Top of Extracted material

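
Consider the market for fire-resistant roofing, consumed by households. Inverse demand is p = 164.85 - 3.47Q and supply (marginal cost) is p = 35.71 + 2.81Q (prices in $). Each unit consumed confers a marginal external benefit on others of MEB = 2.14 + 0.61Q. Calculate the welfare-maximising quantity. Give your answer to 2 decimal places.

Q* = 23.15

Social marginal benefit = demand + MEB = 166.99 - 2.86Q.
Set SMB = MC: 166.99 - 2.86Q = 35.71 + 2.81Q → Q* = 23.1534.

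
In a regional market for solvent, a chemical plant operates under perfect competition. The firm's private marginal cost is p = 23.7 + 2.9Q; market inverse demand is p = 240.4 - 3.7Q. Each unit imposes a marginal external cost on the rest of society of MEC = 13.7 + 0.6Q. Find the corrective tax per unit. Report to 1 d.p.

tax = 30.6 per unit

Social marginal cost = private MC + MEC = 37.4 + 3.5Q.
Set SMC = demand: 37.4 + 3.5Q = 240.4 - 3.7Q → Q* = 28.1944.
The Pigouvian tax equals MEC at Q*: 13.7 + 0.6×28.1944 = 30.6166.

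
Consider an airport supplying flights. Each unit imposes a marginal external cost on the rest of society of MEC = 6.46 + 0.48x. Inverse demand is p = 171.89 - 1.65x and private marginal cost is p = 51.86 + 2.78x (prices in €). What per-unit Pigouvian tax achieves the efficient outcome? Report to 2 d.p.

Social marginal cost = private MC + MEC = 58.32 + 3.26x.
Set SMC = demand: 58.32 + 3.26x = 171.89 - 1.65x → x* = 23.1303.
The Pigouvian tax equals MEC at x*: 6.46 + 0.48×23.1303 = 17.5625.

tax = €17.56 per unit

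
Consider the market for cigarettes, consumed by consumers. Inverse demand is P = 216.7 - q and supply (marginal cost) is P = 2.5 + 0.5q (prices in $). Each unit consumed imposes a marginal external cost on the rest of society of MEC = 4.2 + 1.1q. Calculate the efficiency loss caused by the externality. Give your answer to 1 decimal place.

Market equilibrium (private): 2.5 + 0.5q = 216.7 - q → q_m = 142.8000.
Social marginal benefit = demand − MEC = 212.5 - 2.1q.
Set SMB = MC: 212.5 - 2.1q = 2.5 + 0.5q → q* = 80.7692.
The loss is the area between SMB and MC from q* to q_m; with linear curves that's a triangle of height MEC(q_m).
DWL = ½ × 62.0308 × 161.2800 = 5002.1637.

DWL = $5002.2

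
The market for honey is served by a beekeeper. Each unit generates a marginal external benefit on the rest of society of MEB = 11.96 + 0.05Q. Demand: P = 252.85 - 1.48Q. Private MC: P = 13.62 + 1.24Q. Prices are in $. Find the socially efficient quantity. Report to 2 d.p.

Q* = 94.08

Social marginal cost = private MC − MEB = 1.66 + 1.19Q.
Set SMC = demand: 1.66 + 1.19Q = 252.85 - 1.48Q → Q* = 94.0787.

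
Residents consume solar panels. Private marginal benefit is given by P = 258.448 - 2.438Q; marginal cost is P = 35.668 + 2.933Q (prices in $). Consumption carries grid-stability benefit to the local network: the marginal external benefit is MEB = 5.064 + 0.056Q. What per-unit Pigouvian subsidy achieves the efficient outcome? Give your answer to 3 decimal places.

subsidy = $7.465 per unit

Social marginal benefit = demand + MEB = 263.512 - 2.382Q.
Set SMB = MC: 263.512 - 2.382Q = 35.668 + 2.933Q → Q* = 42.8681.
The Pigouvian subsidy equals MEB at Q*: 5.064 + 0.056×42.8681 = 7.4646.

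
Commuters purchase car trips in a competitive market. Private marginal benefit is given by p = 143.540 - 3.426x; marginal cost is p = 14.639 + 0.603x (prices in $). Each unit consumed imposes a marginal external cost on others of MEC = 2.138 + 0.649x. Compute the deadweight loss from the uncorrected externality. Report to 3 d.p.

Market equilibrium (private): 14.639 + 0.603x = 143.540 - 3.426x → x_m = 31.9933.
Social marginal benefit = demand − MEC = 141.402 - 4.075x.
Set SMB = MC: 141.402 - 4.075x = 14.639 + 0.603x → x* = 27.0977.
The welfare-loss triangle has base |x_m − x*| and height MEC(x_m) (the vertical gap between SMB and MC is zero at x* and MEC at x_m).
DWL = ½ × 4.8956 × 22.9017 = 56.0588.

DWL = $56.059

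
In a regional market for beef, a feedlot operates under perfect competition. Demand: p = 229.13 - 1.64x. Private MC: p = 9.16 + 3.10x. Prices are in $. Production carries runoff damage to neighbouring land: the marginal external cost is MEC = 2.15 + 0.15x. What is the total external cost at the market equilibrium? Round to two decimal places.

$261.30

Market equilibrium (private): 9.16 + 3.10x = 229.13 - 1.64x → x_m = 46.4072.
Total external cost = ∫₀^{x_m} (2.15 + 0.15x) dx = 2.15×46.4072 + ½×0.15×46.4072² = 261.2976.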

Bottom of Extracted material
Top of Extracted material

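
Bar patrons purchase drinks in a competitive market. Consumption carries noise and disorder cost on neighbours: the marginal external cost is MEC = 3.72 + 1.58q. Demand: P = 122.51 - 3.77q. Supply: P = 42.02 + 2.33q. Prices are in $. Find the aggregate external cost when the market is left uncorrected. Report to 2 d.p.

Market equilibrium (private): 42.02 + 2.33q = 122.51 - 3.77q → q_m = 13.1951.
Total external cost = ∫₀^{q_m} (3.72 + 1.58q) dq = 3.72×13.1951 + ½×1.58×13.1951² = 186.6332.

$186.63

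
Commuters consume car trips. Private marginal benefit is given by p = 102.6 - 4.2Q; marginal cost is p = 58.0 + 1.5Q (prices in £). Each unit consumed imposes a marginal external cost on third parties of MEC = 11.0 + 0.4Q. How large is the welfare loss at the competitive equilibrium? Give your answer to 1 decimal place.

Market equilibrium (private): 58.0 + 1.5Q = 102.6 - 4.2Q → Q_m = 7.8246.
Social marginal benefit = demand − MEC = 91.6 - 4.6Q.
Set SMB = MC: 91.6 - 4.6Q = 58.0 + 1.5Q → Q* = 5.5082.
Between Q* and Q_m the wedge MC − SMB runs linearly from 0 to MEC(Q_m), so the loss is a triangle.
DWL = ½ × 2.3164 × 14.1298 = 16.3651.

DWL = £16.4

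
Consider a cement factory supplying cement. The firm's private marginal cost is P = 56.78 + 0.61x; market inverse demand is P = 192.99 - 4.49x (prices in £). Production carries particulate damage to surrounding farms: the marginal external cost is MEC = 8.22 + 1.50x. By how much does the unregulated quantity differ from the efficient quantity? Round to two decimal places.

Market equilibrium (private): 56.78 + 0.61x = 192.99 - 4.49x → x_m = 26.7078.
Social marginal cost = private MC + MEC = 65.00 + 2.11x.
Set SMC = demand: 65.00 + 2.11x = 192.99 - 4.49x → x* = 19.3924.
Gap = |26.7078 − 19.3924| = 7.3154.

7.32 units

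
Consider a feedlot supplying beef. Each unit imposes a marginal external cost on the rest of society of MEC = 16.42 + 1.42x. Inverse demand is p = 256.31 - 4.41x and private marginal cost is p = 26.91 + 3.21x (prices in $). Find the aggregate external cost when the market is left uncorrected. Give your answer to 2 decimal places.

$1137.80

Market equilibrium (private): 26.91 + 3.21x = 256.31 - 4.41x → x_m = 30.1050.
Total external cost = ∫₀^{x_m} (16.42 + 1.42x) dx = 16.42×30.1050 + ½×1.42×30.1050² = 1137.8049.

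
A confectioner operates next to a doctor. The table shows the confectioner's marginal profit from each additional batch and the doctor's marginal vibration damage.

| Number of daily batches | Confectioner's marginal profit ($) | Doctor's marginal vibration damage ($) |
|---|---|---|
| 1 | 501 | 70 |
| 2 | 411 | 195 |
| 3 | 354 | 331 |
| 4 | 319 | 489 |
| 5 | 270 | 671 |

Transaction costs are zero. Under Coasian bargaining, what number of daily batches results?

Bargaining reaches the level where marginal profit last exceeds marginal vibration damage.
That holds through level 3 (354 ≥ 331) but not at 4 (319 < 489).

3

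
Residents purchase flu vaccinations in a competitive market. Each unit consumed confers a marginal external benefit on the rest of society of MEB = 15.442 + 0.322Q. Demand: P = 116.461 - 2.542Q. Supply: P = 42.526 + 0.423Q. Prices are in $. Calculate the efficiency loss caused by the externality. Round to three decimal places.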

Bottom of Extracted material
Top of Extracted material

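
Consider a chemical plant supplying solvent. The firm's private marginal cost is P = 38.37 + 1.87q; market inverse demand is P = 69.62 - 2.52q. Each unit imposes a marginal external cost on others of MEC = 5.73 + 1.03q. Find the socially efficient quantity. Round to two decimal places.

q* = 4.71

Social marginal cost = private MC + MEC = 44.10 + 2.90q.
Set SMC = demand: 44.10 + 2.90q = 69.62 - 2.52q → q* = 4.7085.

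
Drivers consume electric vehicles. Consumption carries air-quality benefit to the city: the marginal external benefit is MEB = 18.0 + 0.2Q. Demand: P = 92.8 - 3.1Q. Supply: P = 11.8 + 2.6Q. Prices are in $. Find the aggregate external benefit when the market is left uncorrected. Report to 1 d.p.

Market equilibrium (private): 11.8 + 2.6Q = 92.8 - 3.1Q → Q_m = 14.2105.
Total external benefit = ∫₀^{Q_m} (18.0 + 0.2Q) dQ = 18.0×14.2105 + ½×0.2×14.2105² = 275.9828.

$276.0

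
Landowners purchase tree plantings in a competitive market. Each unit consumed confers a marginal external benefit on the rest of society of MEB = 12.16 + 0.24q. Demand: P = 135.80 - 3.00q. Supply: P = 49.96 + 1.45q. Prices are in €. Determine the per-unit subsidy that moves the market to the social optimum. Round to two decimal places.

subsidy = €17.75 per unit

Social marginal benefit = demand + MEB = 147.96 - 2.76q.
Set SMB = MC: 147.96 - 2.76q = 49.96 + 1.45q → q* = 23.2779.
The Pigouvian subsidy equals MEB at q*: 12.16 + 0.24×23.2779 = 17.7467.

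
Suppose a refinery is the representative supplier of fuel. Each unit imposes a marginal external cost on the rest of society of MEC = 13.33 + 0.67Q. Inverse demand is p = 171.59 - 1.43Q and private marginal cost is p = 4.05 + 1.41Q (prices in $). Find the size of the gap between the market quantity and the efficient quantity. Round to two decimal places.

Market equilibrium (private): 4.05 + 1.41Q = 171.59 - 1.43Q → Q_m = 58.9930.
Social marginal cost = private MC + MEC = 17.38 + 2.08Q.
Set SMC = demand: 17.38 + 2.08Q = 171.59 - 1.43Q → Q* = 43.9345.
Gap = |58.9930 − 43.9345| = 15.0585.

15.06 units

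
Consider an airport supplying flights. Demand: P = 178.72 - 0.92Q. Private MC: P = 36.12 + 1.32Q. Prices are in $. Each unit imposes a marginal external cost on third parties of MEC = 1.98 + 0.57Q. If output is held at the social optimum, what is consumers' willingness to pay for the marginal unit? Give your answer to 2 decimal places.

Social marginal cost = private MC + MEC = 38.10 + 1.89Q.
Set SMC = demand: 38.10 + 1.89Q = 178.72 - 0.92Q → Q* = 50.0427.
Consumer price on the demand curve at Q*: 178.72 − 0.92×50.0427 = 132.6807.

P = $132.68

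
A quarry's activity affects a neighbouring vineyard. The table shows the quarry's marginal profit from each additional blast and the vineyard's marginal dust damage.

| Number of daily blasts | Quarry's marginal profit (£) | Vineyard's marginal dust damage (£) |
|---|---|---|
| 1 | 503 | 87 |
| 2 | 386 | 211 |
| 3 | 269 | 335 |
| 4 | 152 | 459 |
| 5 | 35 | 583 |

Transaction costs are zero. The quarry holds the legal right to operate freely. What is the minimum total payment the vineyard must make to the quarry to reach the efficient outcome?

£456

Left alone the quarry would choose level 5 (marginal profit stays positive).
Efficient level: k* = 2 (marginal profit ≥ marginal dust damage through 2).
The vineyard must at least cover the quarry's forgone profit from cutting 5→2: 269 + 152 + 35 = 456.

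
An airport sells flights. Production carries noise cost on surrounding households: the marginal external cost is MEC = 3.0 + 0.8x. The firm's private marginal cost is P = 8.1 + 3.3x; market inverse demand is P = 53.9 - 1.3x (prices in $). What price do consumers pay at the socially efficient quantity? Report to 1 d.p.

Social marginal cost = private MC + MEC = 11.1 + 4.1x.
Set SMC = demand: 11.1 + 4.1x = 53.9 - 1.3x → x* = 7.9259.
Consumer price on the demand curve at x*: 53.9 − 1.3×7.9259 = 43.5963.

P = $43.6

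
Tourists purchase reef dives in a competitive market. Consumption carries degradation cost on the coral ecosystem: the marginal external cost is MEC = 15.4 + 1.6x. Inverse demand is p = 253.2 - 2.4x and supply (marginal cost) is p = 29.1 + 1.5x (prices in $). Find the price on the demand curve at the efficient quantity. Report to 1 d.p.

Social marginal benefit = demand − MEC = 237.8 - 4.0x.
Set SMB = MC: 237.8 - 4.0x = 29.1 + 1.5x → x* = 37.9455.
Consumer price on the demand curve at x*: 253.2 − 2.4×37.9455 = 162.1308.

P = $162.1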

Bottom of Extracted material

Only lines holding the word "shows" belong in the answer; copy all of them from the records.

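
A confectioner operates next to a doctor. The table shows the confectioner's marginal profit from each additional batch and the doctor's marginal vibration damage.
A quarry's activity affects a neighbouring vineyard. The table shows the quarry's marginal profit from each additional blast and the vineyard's marginal dust damage.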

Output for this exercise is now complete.